**DATA PROVIDED**
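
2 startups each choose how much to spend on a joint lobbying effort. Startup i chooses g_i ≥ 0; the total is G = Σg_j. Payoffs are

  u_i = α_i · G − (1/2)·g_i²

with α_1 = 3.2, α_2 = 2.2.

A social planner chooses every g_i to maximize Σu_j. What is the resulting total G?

Planner FOC: ∂(Σu_j)/∂g_i = (Σα_j) − g_i = 0, so g_i^SO = Σα_j = 5.4 for every i; G^SO = 10.8.

10.8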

**WHAT TO WORK ON**
Retype only this range exactly: the first line of the data through the line where "with α_1 = 3.2, α_2 = 2.2." appears.

**RESPONSE AREA**
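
2 startups each choose how much to spend on a joint lobbying effort. Startup i chooses g_i ≥ 0; the total is G = Σg_j. Payoffs are

  u_i = α_i · G − (1/2)·g_i²

with α_1 = 3.2, α_2 = 2.2.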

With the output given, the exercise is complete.